# Task instructions:
Of the entries below, return exactly those lines that fall between the one containing "MEMO — Hollowell" and the one containing "We're tracking deadlines under the Non-Disclosure", the two end lines included.

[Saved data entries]
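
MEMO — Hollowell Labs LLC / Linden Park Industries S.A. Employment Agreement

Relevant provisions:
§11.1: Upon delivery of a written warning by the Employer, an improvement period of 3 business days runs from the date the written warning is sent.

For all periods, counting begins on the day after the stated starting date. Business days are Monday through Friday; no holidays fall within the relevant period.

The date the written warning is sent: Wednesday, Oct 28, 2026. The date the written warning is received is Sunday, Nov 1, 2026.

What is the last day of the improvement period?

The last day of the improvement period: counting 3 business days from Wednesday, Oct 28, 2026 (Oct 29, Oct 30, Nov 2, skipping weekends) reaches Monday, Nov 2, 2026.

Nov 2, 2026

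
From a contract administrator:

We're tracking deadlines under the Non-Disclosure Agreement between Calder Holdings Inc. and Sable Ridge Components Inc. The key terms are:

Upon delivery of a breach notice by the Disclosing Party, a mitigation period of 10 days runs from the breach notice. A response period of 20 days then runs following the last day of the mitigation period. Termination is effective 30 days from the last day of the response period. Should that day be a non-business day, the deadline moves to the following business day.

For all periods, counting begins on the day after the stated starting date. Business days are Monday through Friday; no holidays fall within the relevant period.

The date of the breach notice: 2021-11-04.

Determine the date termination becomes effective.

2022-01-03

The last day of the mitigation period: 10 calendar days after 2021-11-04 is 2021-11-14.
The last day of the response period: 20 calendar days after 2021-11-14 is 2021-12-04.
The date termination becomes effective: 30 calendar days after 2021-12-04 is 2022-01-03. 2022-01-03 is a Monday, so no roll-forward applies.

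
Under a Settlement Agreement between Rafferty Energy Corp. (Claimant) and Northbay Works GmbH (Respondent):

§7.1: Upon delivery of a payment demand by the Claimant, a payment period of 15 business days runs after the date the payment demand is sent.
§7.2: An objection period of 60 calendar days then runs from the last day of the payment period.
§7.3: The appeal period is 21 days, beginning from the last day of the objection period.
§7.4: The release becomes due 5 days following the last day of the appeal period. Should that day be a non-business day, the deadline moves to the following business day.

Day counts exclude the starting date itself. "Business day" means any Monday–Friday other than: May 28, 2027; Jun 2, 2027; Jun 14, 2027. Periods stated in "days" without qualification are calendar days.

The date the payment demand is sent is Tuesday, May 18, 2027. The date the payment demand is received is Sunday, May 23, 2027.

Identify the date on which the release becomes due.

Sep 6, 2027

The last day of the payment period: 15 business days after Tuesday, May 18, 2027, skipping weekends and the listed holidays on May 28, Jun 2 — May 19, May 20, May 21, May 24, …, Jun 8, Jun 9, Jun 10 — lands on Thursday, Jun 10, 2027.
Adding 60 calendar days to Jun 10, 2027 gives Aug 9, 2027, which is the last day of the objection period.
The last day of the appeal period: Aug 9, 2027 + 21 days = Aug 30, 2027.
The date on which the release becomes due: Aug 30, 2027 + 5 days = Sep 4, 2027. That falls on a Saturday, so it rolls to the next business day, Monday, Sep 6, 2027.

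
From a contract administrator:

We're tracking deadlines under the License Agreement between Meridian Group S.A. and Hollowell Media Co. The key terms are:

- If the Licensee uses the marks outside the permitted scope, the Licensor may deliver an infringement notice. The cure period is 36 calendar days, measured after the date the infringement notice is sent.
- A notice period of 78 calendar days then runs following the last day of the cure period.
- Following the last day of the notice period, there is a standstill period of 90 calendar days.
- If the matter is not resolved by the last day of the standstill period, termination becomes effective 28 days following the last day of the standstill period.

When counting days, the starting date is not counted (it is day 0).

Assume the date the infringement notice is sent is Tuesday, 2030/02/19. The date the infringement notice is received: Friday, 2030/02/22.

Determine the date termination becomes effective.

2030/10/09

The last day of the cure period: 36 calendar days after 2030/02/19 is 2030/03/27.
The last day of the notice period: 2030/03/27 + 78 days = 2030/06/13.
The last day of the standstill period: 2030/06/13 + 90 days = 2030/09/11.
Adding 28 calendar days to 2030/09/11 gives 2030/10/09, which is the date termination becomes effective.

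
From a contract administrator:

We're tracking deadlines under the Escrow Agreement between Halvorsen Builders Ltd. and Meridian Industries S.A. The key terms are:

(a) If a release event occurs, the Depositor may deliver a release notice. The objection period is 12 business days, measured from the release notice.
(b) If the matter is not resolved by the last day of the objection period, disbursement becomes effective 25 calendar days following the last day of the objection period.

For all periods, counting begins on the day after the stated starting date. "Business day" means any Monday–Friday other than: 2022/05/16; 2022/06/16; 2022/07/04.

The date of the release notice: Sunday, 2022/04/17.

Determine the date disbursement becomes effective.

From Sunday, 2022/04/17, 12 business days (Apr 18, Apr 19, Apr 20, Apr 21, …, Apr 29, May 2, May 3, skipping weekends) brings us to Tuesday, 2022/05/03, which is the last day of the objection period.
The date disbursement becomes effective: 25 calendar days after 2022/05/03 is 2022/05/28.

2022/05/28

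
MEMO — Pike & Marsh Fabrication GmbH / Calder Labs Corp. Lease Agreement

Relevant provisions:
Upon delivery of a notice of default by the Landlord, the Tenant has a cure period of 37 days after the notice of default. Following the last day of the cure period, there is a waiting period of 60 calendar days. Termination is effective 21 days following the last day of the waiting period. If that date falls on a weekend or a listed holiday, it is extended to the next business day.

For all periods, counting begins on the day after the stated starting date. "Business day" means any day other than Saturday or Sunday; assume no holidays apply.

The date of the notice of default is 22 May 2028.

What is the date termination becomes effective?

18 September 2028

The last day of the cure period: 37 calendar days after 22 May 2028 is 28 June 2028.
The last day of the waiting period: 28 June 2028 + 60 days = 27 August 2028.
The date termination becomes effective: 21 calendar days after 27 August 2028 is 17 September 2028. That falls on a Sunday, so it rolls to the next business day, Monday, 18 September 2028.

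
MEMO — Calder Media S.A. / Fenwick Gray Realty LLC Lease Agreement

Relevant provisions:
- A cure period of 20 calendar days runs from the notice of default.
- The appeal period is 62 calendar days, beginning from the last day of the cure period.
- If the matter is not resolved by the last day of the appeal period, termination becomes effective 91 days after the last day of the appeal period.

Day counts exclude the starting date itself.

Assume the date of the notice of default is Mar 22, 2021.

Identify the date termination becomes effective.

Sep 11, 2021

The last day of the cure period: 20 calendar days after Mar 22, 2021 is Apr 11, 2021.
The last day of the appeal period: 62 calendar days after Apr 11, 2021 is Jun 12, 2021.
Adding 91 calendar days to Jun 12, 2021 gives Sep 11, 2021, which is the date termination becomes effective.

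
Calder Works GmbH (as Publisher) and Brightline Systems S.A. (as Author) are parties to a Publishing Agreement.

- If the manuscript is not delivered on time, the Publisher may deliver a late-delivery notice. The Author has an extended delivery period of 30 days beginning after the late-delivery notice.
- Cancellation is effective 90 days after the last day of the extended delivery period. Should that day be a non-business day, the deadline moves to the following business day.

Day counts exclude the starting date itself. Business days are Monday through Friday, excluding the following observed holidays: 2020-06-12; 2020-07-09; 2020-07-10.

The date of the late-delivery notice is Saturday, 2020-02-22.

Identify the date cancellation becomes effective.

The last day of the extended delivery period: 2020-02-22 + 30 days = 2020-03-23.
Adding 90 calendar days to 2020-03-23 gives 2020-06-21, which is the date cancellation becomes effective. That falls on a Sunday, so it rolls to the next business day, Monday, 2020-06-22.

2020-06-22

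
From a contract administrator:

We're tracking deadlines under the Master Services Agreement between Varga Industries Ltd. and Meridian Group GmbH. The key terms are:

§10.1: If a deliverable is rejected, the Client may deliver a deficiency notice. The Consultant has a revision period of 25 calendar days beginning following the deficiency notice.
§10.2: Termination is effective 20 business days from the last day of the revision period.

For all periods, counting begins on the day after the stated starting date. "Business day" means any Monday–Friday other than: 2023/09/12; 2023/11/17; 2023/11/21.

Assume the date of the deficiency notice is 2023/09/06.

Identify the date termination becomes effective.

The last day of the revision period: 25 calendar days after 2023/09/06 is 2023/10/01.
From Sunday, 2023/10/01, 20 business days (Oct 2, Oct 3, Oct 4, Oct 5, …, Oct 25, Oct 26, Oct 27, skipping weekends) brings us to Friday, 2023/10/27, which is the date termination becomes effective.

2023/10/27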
* * *
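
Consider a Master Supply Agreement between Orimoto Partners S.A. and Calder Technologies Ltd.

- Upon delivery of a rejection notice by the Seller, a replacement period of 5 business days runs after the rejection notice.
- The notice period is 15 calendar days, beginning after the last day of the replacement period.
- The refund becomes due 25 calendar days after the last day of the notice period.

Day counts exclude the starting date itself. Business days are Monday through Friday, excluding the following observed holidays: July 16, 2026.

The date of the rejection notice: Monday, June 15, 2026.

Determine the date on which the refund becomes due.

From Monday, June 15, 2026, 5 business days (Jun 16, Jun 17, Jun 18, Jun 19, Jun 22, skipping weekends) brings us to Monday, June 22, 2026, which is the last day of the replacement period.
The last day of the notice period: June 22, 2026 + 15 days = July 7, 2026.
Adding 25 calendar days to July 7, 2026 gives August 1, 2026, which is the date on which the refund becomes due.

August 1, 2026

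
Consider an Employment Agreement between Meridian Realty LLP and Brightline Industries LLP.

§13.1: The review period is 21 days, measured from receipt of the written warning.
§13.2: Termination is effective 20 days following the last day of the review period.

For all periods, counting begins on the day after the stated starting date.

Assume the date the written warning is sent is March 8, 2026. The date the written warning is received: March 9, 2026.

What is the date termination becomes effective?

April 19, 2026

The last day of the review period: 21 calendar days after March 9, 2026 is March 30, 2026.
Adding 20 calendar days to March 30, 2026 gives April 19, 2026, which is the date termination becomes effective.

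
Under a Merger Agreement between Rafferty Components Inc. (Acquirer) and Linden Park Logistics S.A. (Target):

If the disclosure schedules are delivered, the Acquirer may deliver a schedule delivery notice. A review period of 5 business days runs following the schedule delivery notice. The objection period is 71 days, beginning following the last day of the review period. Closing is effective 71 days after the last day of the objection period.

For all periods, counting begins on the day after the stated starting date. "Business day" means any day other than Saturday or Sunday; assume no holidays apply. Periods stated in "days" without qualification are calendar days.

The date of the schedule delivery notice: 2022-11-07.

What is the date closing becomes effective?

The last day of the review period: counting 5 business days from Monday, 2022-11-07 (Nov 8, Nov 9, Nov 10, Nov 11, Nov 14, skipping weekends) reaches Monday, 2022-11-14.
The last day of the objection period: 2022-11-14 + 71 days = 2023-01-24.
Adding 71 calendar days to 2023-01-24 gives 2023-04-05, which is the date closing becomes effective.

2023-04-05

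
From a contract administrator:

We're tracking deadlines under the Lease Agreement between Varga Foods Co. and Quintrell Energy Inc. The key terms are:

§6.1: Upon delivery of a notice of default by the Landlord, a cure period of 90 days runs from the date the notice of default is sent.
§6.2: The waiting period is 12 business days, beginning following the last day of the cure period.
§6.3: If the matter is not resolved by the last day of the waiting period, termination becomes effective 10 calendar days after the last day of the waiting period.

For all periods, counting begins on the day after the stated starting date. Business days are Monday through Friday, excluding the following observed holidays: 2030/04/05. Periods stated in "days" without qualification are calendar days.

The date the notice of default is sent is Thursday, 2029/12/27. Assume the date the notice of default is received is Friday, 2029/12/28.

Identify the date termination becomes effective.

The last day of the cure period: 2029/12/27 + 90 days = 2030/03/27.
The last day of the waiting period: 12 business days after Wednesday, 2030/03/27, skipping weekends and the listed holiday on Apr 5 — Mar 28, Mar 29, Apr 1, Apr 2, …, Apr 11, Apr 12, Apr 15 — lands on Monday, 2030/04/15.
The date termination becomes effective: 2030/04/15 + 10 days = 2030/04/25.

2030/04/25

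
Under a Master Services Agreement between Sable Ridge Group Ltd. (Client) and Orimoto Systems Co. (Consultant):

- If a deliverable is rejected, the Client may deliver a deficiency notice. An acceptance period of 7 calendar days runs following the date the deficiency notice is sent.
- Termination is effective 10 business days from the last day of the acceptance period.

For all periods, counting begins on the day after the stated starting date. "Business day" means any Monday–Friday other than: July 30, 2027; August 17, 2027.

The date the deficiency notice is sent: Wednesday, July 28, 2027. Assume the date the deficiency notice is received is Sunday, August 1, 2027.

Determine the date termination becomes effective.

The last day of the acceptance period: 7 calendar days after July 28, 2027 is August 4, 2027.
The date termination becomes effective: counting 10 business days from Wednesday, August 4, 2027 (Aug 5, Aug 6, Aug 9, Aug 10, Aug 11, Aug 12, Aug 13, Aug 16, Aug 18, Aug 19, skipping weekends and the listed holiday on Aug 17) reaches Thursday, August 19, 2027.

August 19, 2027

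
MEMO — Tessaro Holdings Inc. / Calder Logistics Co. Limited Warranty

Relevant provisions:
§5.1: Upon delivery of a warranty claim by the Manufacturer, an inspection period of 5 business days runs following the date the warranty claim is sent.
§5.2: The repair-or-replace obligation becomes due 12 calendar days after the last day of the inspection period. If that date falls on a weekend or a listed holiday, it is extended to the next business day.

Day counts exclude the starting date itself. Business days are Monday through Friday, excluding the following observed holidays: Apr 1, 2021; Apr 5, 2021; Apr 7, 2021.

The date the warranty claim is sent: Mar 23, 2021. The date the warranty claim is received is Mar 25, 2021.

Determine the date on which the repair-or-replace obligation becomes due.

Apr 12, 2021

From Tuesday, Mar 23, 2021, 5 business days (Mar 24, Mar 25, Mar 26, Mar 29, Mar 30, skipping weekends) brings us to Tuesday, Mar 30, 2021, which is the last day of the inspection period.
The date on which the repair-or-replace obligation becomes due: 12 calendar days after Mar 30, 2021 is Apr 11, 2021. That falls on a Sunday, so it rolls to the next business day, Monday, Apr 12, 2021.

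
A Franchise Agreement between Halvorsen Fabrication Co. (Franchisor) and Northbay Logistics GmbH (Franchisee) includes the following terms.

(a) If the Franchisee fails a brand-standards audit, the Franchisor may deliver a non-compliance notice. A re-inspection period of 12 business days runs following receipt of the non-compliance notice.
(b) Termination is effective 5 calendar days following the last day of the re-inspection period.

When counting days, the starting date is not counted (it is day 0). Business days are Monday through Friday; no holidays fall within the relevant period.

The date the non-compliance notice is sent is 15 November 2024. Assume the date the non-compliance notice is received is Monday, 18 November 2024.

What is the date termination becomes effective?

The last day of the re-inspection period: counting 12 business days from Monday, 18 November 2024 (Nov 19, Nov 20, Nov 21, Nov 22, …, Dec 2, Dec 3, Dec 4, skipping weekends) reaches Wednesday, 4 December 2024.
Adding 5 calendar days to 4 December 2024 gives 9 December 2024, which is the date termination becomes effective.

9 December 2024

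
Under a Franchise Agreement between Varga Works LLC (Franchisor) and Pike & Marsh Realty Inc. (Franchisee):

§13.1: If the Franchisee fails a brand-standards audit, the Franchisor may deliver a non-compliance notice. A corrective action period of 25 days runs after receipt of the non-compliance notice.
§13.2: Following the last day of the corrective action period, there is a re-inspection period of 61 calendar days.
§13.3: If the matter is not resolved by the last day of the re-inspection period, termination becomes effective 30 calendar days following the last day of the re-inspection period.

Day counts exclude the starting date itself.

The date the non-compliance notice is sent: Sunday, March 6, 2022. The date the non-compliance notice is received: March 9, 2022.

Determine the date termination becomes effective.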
...
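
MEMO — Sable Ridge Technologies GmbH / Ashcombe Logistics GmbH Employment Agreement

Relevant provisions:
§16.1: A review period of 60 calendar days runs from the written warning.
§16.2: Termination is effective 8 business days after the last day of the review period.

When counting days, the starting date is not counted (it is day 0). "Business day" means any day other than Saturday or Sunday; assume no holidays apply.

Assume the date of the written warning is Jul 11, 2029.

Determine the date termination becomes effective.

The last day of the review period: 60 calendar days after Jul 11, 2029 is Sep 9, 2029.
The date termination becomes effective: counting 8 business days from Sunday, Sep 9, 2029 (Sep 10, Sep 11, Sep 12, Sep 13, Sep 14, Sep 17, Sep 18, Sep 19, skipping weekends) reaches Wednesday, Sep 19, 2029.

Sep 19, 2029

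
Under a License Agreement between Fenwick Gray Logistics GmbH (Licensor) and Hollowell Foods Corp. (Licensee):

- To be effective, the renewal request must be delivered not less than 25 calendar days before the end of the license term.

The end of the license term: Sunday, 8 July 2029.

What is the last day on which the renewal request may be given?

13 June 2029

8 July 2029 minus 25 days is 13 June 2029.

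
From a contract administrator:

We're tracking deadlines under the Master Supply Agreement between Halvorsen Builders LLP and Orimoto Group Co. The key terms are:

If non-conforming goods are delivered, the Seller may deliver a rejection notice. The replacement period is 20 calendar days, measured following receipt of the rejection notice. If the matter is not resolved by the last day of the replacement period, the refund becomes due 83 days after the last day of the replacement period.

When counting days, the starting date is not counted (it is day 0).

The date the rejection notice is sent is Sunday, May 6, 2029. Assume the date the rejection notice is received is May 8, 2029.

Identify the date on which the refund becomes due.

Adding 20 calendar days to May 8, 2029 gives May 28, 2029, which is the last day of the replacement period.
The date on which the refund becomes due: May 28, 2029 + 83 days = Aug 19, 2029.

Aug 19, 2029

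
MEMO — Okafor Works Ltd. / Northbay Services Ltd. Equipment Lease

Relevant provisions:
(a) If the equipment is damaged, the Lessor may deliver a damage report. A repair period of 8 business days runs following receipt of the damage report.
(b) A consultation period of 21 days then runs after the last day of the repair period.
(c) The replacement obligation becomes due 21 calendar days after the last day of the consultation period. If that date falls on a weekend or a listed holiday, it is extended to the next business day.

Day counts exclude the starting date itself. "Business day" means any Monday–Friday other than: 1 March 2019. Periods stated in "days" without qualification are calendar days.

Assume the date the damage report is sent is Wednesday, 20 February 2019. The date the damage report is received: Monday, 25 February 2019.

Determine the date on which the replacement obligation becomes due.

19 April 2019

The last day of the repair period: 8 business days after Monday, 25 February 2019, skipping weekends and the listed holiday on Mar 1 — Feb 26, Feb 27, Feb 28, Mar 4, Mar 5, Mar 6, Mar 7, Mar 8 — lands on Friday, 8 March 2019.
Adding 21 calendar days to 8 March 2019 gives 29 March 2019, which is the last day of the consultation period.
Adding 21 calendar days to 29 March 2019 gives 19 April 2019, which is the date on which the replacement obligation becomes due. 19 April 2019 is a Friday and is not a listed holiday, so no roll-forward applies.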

# Response area:
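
MEMO — Hollowell Labs LLC / Linden Park Industries S.A. Employment Agreement

Relevant provisions:
§11.1: Upon delivery of a written warning by the Employer, an improvement period of 3 business days runs from the date the written warning is sent.

For all periods, counting begins on the day after the stated starting date. Business days are Monday through Friday; no holidays fall within the relevant period.

The date the written warning is sent: Wednesday, Oct 28, 2026. The date the written warning is received is Sunday, Nov 1, 2026.

What is the last day of the improvement period?

The last day of the improvement period: counting 3 business days from Wednesday, Oct 28, 2026 (Oct 29, Oct 30, Nov 2, skipping weekends) reaches Monday, Nov 2, 2026.

Nov 2, 2026

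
From a contract administrator:

We're tracking deadlines under the Non-Disclosure Agreement between Calder Holdings Inc. and Sable Ridge Components Inc. The key terms are: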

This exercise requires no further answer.